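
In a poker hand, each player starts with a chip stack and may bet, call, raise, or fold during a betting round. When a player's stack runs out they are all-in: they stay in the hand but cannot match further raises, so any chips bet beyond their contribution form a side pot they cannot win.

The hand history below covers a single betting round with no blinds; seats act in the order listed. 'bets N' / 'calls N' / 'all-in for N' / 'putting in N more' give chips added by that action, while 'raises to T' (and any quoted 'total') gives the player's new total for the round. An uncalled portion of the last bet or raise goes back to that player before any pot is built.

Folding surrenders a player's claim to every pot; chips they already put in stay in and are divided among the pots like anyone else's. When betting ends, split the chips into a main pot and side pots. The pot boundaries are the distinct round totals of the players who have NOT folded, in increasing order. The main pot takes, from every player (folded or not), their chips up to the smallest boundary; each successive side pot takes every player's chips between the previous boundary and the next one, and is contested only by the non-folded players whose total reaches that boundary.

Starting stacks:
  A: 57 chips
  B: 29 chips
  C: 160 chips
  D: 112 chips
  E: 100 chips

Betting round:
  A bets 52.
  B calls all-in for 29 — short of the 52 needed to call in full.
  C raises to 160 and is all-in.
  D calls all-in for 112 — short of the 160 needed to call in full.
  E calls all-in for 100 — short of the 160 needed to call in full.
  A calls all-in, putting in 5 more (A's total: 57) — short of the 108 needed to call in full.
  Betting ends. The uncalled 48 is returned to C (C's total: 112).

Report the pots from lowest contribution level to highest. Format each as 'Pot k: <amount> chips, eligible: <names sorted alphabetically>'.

Pot 1: 145 chips, eligible: A, B, C, D, E
Pot 2: 112 chips, eligible: A, C, D, E
Pot 3: 129 chips, eligible: C, D, E
Pot 4: 24 chips, eligible: C, D

Derivation:
Contributions (after 48 returned to C): A=57, B=29, C=112, D=112, E=100
Pot levels (distinct totals of non-folded players): 29, 57, 100, 112
Layer 1-29: 29 each from A, B, C, D, E = 29*5 = 145 chips; eligible A, B, C, D, E
Layer 30-57: 28 each from A, C, D, E = 28*4 = 112 chips; eligible A, C, D, E
Layer 58-100: 43 each from C, D, E = 43*3 = 129 chips; eligible C, D, E
Layer 101-112: 12 each from C, D = 12*2 = 24 chips; eligible C, D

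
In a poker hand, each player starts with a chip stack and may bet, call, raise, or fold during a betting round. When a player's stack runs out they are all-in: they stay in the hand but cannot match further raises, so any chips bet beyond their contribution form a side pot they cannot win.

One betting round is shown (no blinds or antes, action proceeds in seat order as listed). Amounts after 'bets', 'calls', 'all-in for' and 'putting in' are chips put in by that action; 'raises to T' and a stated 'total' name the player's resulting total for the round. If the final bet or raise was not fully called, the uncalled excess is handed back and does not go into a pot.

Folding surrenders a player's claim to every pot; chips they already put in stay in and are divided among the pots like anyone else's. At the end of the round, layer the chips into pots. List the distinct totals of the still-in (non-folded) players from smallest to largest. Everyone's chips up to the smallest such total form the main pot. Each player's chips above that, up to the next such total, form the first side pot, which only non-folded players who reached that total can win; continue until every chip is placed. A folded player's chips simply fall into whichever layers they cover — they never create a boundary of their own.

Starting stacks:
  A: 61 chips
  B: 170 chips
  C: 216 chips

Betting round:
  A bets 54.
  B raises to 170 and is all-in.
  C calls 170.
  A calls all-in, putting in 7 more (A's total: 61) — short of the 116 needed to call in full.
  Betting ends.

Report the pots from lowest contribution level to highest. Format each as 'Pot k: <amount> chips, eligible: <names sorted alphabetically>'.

Contributions: A=61, B=170, C=170
Pot levels (distinct totals of non-folded players): 61, 170
Layer 1-61: 61 each from A, B, C = 61*3 = 183 chips; eligible A, B, C
Layer 62-170: 109 each from B, C = 109*2 = 218 chips; eligible B, C

Pot 1: 183 chips, eligible: A, B, C
Pot 2: 218 chips, eligible: B, C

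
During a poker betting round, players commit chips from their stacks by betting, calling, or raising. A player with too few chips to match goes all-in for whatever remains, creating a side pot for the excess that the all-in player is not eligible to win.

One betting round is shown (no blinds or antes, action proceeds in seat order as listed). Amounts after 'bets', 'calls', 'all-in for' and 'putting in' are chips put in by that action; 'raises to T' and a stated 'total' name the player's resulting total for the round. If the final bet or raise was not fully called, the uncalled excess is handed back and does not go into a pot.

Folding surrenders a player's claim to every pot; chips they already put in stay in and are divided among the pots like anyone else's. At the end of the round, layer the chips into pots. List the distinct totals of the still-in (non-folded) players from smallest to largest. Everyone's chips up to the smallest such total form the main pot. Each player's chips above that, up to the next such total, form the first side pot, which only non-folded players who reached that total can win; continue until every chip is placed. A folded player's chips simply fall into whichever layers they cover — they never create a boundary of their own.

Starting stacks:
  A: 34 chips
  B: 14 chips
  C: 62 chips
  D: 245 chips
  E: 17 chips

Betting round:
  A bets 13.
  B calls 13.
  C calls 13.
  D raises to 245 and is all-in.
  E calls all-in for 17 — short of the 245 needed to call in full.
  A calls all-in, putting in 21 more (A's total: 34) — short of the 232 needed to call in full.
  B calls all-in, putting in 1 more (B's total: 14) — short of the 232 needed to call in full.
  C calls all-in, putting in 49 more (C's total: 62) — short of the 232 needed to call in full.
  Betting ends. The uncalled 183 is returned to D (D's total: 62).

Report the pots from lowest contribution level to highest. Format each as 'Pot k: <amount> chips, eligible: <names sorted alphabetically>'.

Contributions (after 183 returned to D): A=34, B=14, C=62, D=62, E=17
Pot levels (distinct totals of non-folded players): 14, 17, 34, 62
Layer 1-14: 14 each from A, B, C, D, E = 14*5 = 70 chips; eligible A, B, C, D, E
Layer 15-17: 3 each from A, C, D, E = 3*4 = 12 chips; eligible A, C, D, E
Layer 18-34: 17 each from A, C, D = 17*3 = 51 chips; eligible A, C, D
Layer 35-62: 28 each from C, D = 28*2 = 56 chips; eligible C, D

Pot 1: 70 chips, eligible: A, B, C, D, E
Pot 2: 12 chips, eligible: A, C, D, E
Pot 3: 51 chips, eligible: A, C, D
Pot 4: 56 chips, eligible: C, D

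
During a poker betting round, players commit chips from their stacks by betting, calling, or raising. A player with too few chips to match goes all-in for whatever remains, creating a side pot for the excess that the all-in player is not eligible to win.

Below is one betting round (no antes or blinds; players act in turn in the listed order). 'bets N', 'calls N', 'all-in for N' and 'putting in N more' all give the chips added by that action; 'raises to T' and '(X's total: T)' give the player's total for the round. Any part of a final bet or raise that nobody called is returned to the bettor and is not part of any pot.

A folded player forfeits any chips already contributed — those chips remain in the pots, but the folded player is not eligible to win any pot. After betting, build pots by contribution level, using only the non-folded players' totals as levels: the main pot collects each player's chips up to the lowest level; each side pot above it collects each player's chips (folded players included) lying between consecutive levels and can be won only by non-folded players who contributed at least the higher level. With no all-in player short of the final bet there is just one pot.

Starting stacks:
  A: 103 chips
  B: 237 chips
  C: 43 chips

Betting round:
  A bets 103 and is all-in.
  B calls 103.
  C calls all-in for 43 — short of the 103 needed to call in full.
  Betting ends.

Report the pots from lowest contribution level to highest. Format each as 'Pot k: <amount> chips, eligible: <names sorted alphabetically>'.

Contributions: A=103, B=103, C=43
Pot levels (distinct totals of non-folded players): 43, 103
Layer 1-43: 43 each from A, B, C = 43*3 = 129 chips; eligible A, B, C
Layer 44-103: 60 each from A, B = 60*2 = 120 chips; eligible A, B

Pot 1: 129 chips, eligible: A, B, C
Pot 2: 120 chips, eligible: A, B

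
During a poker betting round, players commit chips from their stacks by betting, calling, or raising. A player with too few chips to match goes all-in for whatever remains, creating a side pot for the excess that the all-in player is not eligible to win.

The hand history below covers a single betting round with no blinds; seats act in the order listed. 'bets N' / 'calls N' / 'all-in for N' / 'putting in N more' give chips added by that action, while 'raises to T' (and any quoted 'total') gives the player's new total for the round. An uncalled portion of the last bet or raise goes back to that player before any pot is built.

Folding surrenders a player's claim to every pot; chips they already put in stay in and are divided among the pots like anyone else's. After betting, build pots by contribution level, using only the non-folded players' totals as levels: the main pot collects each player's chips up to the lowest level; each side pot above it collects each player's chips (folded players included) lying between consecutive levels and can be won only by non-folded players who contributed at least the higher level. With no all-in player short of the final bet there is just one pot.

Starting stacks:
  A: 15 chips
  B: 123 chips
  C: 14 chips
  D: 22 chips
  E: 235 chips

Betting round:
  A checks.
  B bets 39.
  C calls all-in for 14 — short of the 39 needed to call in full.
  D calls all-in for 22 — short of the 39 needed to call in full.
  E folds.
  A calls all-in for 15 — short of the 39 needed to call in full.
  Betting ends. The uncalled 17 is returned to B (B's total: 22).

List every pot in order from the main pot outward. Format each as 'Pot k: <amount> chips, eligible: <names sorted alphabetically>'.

Pot 1: 56 chips, eligible: A, B, C, D
Pot 2: 3 chips, eligible: A, B, D
Pot 3: 14 chips, eligible: B, D

Derivation:
Contributions (after 17 returned to B): A=15, B=22, C=14, D=22
Folded: E
Pot levels (distinct totals of non-folded players): 14, 15, 22
Layer 1-14: 14 each from A, B, C, D = 14*4 = 56 chips; eligible A, B, C, D
Layer 15-15: 1 each from A, B, D = 1*3 = 3 chips; eligible A, B, D
Layer 16-22: 7 each from B, D = 7*2 = 14 chips; eligible B, D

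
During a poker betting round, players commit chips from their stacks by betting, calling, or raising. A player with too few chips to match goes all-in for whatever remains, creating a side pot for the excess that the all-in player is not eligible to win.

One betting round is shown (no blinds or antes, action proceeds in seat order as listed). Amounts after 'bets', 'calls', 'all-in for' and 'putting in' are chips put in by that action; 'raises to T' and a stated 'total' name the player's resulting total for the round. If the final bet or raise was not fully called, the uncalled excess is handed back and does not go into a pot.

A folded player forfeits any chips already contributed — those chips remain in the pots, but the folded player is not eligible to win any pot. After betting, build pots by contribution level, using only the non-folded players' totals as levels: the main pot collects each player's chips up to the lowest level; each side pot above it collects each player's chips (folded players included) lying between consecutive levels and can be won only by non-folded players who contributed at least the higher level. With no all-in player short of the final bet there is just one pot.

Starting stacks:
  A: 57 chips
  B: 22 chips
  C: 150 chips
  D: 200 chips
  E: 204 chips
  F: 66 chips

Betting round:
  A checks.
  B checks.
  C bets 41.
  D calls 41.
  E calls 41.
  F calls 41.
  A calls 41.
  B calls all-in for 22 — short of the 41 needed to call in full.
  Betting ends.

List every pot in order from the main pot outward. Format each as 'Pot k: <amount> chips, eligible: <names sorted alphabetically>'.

Contributions: A=41, B=22, C=41, D=41, E=41, F=41
Pot levels (distinct totals of non-folded players): 22, 41
Layer 1-22: 22 each from A, B, C, D, E, F = 22*6 = 132 chips; eligible A, B, C, D, E, F
Layer 23-41: 19 each from A, C, D, E, F = 19*5 = 95 chips; eligible A, C, D, E, F

Pot 1: 132 chips, eligible: A, B, C, D, E, F
Pot 2: 95 chips, eligible: A, C, D, E, F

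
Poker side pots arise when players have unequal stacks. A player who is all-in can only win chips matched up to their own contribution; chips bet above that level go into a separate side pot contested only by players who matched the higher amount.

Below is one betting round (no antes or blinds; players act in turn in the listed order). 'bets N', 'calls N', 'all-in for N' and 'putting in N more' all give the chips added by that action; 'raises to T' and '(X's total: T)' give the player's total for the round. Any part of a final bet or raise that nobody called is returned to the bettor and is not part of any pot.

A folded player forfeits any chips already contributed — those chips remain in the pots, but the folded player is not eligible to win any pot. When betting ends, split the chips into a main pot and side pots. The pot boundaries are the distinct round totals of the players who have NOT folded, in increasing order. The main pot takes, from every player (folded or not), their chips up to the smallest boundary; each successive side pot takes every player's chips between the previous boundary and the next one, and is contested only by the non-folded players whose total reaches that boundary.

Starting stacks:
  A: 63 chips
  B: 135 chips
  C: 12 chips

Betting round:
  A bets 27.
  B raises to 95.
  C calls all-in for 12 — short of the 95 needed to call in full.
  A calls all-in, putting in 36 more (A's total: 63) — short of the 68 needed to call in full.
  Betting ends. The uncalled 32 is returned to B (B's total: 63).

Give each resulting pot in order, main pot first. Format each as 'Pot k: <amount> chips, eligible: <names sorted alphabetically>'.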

****************************************

## Exercise description
From the first line of the listing above to the line that contains "C raises to 160 and is all-in.", inclusive, restate every line word for word. Nothing else belongs in the answer.

## Solution for this exercise
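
In a poker hand, each player starts with a chip stack and may bet, call, raise, or fold during a betting round. When a player's stack runs out they are all-in: they stay in the hand but cannot match further raises, so any chips bet beyond their contribution form a side pot they cannot win.

The hand history below covers a single betting round with no blinds; seats act in the order listed. 'bets N' / 'calls N' / 'all-in for N' / 'putting in N more' give chips added by that action, while 'raises to T' (and any quoted 'total') gives the player's new total for the round. An uncalled portion of the last bet or raise goes back to that player before any pot is built.

Folding surrenders a player's claim to every pot; chips they already put in stay in and are divided among the pots like anyone else's. When betting ends, split the chips into a main pot and side pots. The pot boundaries are the distinct round totals of the players who have NOT folded, in increasing order. The main pot takes, from every player (folded or not), their chips up to the smallest boundary; each successive side pot takes every player's chips between the previous boundary and the next one, and is contested only by the non-folded players whose total reaches that boundary.

Starting stacks:
  A: 57 chips
  B: 29 chips
  C: 160 chips
  D: 112 chips
  E: 100 chips

Betting round:
  A bets 52.
  B calls all-in for 29 — short of the 52 needed to call in full.
  C raises to 160 and is all-in.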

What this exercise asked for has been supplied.